_Action item:_
Word by word and line by line, write out all of the records.

▽

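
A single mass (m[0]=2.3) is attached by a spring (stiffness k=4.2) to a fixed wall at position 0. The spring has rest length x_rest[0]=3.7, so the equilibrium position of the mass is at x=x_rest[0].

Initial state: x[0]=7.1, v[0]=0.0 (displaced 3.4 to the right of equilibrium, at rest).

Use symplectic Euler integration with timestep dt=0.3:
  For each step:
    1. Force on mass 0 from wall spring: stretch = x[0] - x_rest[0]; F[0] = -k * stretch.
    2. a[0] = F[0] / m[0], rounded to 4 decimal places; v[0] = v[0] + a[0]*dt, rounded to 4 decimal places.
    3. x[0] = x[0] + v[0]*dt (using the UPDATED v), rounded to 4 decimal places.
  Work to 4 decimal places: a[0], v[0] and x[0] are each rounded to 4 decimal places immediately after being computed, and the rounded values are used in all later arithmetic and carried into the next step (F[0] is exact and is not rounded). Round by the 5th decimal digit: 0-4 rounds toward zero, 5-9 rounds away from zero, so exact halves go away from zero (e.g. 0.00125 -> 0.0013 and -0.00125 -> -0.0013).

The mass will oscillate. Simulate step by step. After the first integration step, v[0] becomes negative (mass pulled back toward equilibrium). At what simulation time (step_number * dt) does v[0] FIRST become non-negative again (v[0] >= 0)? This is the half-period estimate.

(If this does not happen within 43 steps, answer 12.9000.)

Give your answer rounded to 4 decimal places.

Answer: 2.4000

Derivation:
Step 0: x=[7.1000] v=[0.0000]
Step 1: x=[6.5412] v=[-1.8626]
Step 2: x=[5.5155] v=[-3.4191]
Step 3: x=[4.1914] v=[-4.4137]
Step 4: x=[2.7865] v=[-4.6829]
Step 5: x=[1.5318] v=[-4.1825]
Step 6: x=[0.6334] v=[-2.9947]
Step 7: x=[0.2390] v=[-1.3147]
Step 8: x=[0.4134] v=[0.5813]
First v>=0 after going negative at step 8, time=2.4000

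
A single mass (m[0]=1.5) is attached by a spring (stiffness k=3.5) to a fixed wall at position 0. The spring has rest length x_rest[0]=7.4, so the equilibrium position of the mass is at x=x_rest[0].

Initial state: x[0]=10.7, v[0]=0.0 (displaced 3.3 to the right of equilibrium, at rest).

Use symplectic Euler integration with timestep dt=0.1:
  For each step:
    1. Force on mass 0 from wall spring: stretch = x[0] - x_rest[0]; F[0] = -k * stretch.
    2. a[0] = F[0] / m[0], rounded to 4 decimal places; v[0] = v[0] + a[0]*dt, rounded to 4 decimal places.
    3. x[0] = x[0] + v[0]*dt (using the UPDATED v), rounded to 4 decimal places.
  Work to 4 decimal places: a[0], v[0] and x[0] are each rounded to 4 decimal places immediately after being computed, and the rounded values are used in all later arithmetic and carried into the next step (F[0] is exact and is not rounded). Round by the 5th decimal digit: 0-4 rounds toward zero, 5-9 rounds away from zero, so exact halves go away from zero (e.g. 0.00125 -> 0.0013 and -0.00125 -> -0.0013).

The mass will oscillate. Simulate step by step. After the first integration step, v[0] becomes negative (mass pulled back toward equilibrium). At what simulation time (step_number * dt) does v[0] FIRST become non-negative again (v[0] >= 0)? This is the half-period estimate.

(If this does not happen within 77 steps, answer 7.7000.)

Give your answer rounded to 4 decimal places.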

△

_Problem solution:_
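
A single mass (m[0]=2.3) is attached by a spring (stiffness k=4.2) to a fixed wall at position 0. The spring has rest length x_rest[0]=3.7, so the equilibrium position of the mass is at x=x_rest[0].

Initial state: x[0]=7.1, v[0]=0.0 (displaced 3.4 to the right of equilibrium, at rest).

Use symplectic Euler integration with timestep dt=0.3:
  For each step:
    1. Force on mass 0 from wall spring: stretch = x[0] - x_rest[0]; F[0] = -k * stretch.
    2. a[0] = F[0] / m[0], rounded to 4 decimal places; v[0] = v[0] + a[0]*dt, rounded to 4 decimal places.
    3. x[0] = x[0] + v[0]*dt (using the UPDATED v), rounded to 4 decimal places.
  Work to 4 decimal places: a[0], v[0] and x[0] are each rounded to 4 decimal places immediately after being computed, and the rounded values are used in all later arithmetic and carried into the next step (F[0] is exact and is not rounded). Round by the 5th decimal digit: 0-4 rounds toward zero, 5-9 rounds away from zero, so exact halves go away from zero (e.g. 0.00125 -> 0.0013 and -0.00125 -> -0.0013).

The mass will oscillate. Simulate step by step. After the first integration step, v[0] becomes negative (mass pulled back toward equilibrium). At what simulation time (step_number * dt) does v[0] FIRST become non-negative again (v[0] >= 0)? This is the half-period estimate.

(If this does not happen within 43 steps, answer 12.9000.)

Give your answer rounded to 4 decimal places.

Answer: 2.4000

Derivation:
Step 0: x=[7.1000] v=[0.0000]
Step 1: x=[6.5412] v=[-1.8626]
Step 2: x=[5.5155] v=[-3.4191]
Step 3: x=[4.1914] v=[-4.4137]
Step 4: x=[2.7865] v=[-4.6829]
Step 5: x=[1.5318] v=[-4.1825]
Step 6: x=[0.6334] v=[-2.9947]
Step 7: x=[0.2390] v=[-1.3147]
Step 8: x=[0.4134] v=[0.5813]
First v>=0 after going negative at step 8, time=2.4000

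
A single mass (m[0]=1.5) is attached by a spring (stiffness k=3.5) to a fixed wall at position 0. The spring has rest length x_rest[0]=7.4, so the equilibrium position of the mass is at x=x_rest[0].

Initial state: x[0]=10.7, v[0]=0.0 (displaced 3.3 to the right of equilibrium, at rest).

Use symplectic Euler integration with timestep dt=0.1:
  For each step:
    1. Force on mass 0 from wall spring: stretch = x[0] - x_rest[0]; F[0] = -k * stretch.
    2. a[0] = F[0] / m[0], rounded to 4 decimal places; v[0] = v[0] + a[0]*dt, rounded to 4 decimal places.
    3. x[0] = x[0] + v[0]*dt (using the UPDATED v), rounded to 4 decimal places.
  Work to 4 decimal places: a[0], v[0] and x[0] are each rounded to 4 decimal places immediately after being computed, and the rounded values are used in all later arithmetic and carried into the next step (F[0] is exact and is not rounded). Round by the 5th decimal digit: 0-4 rounds toward zero, 5-9 rounds away from zero, so exact halves go away from zero (e.g. 0.00125 -> 0.0013 and -0.00125 -> -0.0013).

The mass will oscillate. Simulate step by step. After the first integration step, v[0] becomes negative (mass pulled back toward equilibrium). At what simulation time (step_number * dt) does v[0] FIRST become non-negative again (v[0] >= 0)? This is the half-period estimate.

(If this does not happen within 77 steps, answer 7.7000.)

Give your answer rounded to 4 decimal places.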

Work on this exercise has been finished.